* [RECORDS FOR THE EXERCISE]:
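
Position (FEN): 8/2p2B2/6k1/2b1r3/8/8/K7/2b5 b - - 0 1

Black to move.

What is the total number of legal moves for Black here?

7

Black to move; king on g6.
In check: yes, from the white bishop on f7.
Legal moves: Kh7, Kg7, Kxf7, Kh6, Kf6, Kg5, Kf5.
Count: 7.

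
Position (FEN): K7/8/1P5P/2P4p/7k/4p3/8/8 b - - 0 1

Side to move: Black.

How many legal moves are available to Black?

Black to move; king on h4.
In check: no.
Legal moves: Kg5, Kg4, Kh3, Kg3, e2.
Count: 5.

5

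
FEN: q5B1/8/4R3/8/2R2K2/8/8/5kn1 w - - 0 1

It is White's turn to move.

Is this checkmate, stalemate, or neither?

neither

White to move; white king on f4.
In check: no.
Legal moves for White include: Bh7, Bf7, Re8, Re7, Rh6, Rg6, Rf6, Rd6, Rec6, Rb6, Ra6, Re5, Ree4, Re3, Re2, Re1+, Kg5, Kf5, ... (list truncated; more exist).
White has legal moves and is not in check → neither.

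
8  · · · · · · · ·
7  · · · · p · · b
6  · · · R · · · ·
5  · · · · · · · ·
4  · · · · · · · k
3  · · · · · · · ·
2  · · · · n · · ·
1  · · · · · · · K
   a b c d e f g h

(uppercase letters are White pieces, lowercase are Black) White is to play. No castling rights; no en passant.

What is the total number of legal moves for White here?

White to move; king on h1.
In check: no.
Legal moves: Rd8, Rd7, Rh6+, Rg6, Rf6, Re6, Rc6, Rb6, Ra6, Rd5, Rd4+, Rd3, Rd2, Rd1, Kh2, Kg2.
Count: 16.

16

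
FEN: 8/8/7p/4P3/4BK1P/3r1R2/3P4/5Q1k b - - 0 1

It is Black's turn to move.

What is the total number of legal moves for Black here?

Black to move; king on h1.
In check: yes, from the white queen on f1.
Legal moves: Kh2.
Count: 1.

1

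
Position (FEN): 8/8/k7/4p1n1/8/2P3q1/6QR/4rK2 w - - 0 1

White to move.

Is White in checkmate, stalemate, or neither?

checkmate

White to move; white king on f1.
In check: yes, from the black rook on e1.
King squares — e1: attacked by Qg3; g1: attacked by Re1; e2: attacked by Re1; f2: attacked by Qg3; g2: own queen.
Legal moves for White: none.
In check with no legal moves → checkmate.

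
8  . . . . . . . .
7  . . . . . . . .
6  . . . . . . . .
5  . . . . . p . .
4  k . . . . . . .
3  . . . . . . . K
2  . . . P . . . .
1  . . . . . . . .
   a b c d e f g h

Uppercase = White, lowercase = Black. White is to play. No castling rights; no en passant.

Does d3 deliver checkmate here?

no

After d3: black king on a4; in check: no.
Black is not in check, so this cannot be checkmate.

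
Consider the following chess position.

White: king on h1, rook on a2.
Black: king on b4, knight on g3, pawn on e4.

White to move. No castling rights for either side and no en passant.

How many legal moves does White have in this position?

White to move; king on h1.
In check: yes, from the black knight on g3.
Legal moves: Kh2, Kg2, Kg1.
Count: 3.

3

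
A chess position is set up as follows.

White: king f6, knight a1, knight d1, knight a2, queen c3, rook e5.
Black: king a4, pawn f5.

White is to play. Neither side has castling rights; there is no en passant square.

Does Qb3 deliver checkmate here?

After Qb3: black king on a4; in check: yes, from the white queen on b3.
King squares — a3: attacked by Qb3; b3: attacked by Na1; b4: attacked by Na2; a5: attacked by Re5; b5: attacked by Qb3.
Black has no legal moves → checkmate.

yes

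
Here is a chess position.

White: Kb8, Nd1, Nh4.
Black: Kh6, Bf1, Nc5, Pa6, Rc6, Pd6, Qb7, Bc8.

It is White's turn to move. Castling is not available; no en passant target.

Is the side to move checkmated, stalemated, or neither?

White to move; white king on b8.
In check: yes, from the black queen on b7.
King squares — a7: attacked by Qb7; b7: attacked by Nc5; c7: attacked by Rc6; a8: attacked by Qb7; c8: attacked by Rc6.
Legal moves for White: none.
In check with no legal moves → checkmate.

checkmate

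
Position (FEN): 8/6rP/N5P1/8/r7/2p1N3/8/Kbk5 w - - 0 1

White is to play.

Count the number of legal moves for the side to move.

White to move; king on a1.
In check: yes, from the black rook on a4.
Legal moves: none.
Count: 0.

0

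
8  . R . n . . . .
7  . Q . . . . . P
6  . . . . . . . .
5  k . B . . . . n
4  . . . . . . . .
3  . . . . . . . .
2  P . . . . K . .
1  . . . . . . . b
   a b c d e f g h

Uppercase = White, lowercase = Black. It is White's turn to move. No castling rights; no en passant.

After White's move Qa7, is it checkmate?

After Qa7: black king on a5; in check: yes, from the white queen on a7.
King squares — a4: attacked by Qa7; b4: attacked by Bc5; b5: attacked by Rb8; a6: attacked by Qa7; b6: attacked by Bc5.
Black has no legal moves → checkmate.

yes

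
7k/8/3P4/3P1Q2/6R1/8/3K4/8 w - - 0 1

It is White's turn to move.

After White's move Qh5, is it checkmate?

After Qh5: black king on h8; in check: yes, from the white queen on h5.
King squares — g7: attacked by Rg4; h7: attacked by Qh5; g8: attacked by Rg4.
Black has no legal moves → checkmate.

yes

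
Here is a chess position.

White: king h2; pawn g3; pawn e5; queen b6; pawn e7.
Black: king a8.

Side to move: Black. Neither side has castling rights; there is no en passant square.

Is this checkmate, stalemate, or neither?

stalemate

Black to move; black king on a8.
In check: no.
King squares — a7: attacked by Qb6; b7: attacked by Qb6; b8: attacked by Qb6.
Legal moves for Black: none.
Not in check and no legal moves → stalemate.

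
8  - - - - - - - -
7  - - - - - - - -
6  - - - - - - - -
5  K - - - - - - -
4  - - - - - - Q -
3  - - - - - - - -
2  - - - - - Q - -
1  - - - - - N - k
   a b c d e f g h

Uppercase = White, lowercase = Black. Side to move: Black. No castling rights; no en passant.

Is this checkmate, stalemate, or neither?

Black to move; black king on h1.
In check: no.
King squares — g1: attacked by Qf2; g2: attacked by Qf2; h2: attacked by Nf1.
Legal moves for Black: none.
Not in check and no legal moves → stalemate.

stalemate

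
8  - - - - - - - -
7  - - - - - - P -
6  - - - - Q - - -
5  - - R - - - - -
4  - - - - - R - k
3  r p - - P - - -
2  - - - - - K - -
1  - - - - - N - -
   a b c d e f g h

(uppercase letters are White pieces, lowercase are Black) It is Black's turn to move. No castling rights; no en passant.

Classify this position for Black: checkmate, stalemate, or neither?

checkmate

Black to move; black king on h4.
In check: yes, from the white rook on f4.
King squares — g3: attacked by Nf1; h3: attacked by Qe6; g4: attacked by Rf4; g5: attacked by Rc5; h5: attacked by Rc5.
Legal moves for Black: none.
In check with no legal moves → checkmate.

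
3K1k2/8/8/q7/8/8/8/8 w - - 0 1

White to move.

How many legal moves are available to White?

White to move; king on d8.
In check: yes, from the black queen on a5.
Legal moves: Kc8, Kd7.
Count: 2.

2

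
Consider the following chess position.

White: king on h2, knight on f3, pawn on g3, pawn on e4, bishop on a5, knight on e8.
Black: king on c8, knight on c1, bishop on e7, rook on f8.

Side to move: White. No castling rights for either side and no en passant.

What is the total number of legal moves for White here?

24

White to move; king on h2.
In check: no.
Legal moves: Ng7, Nc7, Nf6, Nd6+, Bd8, Bc7, Bb6, Bb4, Bc3, Bd2, Be1, Ng5, Ne5, Nh4, Nd4, Nd2, Ng1, Ne1, Kh3, Kg2, Kh1, Kg1, e5, g4.
Count: 24.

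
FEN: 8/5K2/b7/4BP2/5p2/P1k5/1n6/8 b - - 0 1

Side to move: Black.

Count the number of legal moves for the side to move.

5

Black to move; king on c3.
In check: yes, from the white bishop on e5.
Legal moves: Kc4, Kd3, Kb3, Kd2, Kc2.
Count: 5.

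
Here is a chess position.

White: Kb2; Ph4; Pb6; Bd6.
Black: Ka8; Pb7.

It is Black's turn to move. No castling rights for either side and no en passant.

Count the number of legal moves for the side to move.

0

Black to move; king on a8.
In check: no.
Legal moves: none.
Count: 0.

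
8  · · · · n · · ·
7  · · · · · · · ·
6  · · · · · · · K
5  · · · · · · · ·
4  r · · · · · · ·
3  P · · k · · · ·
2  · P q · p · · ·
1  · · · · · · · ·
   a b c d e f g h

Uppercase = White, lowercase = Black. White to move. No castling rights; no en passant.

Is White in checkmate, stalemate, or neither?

White to move; white king on h6.
In check: no.
Legal moves for White: Kh7, Kg6, Kh5, Kg5, b3, b4.
White has 6 legal moves and is not in check → neither.

neither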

* [ACTIVITY]:
Wherever the string "pieces" appears in the entries above, return the line it appears on.

* [OUTPUT]:
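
(uppercase letters are White pieces, lowercase are Black) White is to play. No castling rights; no en passant.
(uppercase letters are White pieces, lowercase are Black) It is Black's turn to move. No castling rights; no en passant.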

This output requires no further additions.